◆ Problem requirements
Write out all entries word for word.

◆ Saved data entries
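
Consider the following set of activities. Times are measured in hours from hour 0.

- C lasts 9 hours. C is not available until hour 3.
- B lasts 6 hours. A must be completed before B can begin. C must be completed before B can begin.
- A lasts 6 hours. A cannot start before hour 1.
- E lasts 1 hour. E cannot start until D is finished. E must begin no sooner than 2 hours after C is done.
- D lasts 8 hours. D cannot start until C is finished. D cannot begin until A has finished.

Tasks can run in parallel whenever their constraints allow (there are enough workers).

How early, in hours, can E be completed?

C cannot begin until its own release at hour 3. It runs from hour 3 to 3 + 9 = hour 12.
A waits on its own release at hour 1, so it starts at hour 1 and finishes at 1 + 6 = hour 7.
D needs all of C (finishes hour 12); A (finishes hour 7). That puts its earliest start at hour 12; it finishes at 12 + 8 = hour 20.
E cannot start until D (finishes hour 20); C (finishes hour 12, plus 2-hour gap → hour 14). The controlling bound is hour 20, so E finishes at 20 + 1 = hour 21.

21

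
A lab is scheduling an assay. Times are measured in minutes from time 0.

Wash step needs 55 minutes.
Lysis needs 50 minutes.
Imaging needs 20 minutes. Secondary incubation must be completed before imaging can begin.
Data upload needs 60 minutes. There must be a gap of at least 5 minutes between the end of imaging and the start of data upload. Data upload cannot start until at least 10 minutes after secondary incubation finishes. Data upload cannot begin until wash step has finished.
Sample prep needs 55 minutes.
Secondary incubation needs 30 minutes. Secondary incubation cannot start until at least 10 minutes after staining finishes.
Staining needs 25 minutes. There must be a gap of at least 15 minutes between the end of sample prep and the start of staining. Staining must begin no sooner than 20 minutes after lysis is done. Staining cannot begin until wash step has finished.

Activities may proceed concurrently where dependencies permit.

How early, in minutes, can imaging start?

135

Wash step can start immediately at minute 0; it finishes at minute 55.
Lysis has no prerequisites, so it starts at minute 0 and finishes at minute 50.
Nothing blocks sample prep, so it runs from minute 0 to minute 55.
Staining has to wait for sample prep (finishes minute 55, plus 15-minute gap → minute 70); lysis (finishes minute 50, plus 20-minute gap → minute 70); wash step (finishes minute 55). The latest of these is minute 70, so staining runs minute 70 to 70 + 25 = minute 95.
Secondary incubation cannot begin until staining (finishes minute 95, plus 10-minute gap → minute 105). It runs from minute 105 to 105 + 30 = minute 135.
Imaging waits on secondary incubation (finishes minute 135), so the earliest it can start is minute 135.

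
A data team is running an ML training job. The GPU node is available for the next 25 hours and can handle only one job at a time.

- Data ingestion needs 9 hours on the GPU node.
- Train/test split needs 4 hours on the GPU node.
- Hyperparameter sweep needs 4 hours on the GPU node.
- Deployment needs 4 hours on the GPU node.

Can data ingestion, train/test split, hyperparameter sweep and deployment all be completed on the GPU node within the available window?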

◆ The completed task
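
Consider the following set of activities. Times are measured in hours from hour 0.

- C lasts 9 hours. C is not available until hour 3.
- B lasts 6 hours. A must be completed before B can begin. C must be completed before B can begin.
- A lasts 6 hours. A cannot start before hour 1.
- E lasts 1 hour. E cannot start until D is finished. E must begin no sooner than 2 hours after C is done.
- D lasts 8 hours. D cannot start until C is finished. D cannot begin until A has finished.

Tasks can run in parallel whenever their constraints allow (there are enough workers).

How early, in hours, can E be completed?

C cannot begin until its own release at hour 3. It runs from hour 3 to 3 + 9 = hour 12.
A waits on its own release at hour 1, so it starts at hour 1 and finishes at 1 + 6 = hour 7.
D needs all of C (finishes hour 12); A (finishes hour 7). That puts its earliest start at hour 12; it finishes at 12 + 8 = hour 20.
E cannot start until D (finishes hour 20); C (finishes hour 12, plus 2-hour gap → hour 14). The controlling bound is hour 20, so E finishes at 20 + 1 = hour 21.

21

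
A lab is scheduling an assay. Times are measured in minutes from time 0.

Wash step needs 55 minutes.
Lysis needs 50 minutes.
Imaging needs 20 minutes. Secondary incubation must be completed before imaging can begin.
Data upload needs 60 minutes. There must be a gap of at least 5 minutes between the end of imaging and the start of data upload. Data upload cannot start until at least 10 minutes after secondary incubation finishes. Data upload cannot begin until wash step has finished.
Sample prep needs 55 minutes.
Secondary incubation needs 30 minutes. Secondary incubation cannot start until at least 10 minutes after staining finishes.
Staining needs 25 minutes. There must be a gap of at least 15 minutes between the end of sample prep and the start of staining. Staining must begin no sooner than 20 minutes after lysis is done. Staining cannot begin until wash step has finished.

Activities may proceed concurrently where dependencies permit.

How early, in minutes, can imaging start?

135

Wash step can start immediately at minute 0; it finishes at minute 55.
Lysis has no prerequisites, so it starts at minute 0 and finishes at minute 50.
Nothing blocks sample prep, so it runs from minute 0 to minute 55.
Staining has to wait for sample prep (finishes minute 55, plus 15-minute gap → minute 70); lysis (finishes minute 50, plus 20-minute gap → minute 70); wash step (finishes minute 55). The latest of these is minute 70, so staining runs minute 70 to 70 + 25 = minute 95.
Secondary incubation cannot begin until staining (finishes minute 95, plus 10-minute gap → minute 105). It runs from minute 105 to 105 + 30 = minute 135.
Imaging waits on secondary incubation (finishes minute 135), so the earliest it can start is minute 135.

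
A data team is running an ML training job. The GPU node is available for the next 25 hours and can handle only one job at a time.

- Data ingestion needs 9 hours on the GPU node.
- Train/test split needs 4 hours on the GPU node.
- Hyperparameter sweep needs 4 hours on the GPU node.
- Deployment needs 4 hours on the GPU node.

Can data ingestion, train/test split, hyperparameter sweep and deployment all be completed on the GPU node within the available window?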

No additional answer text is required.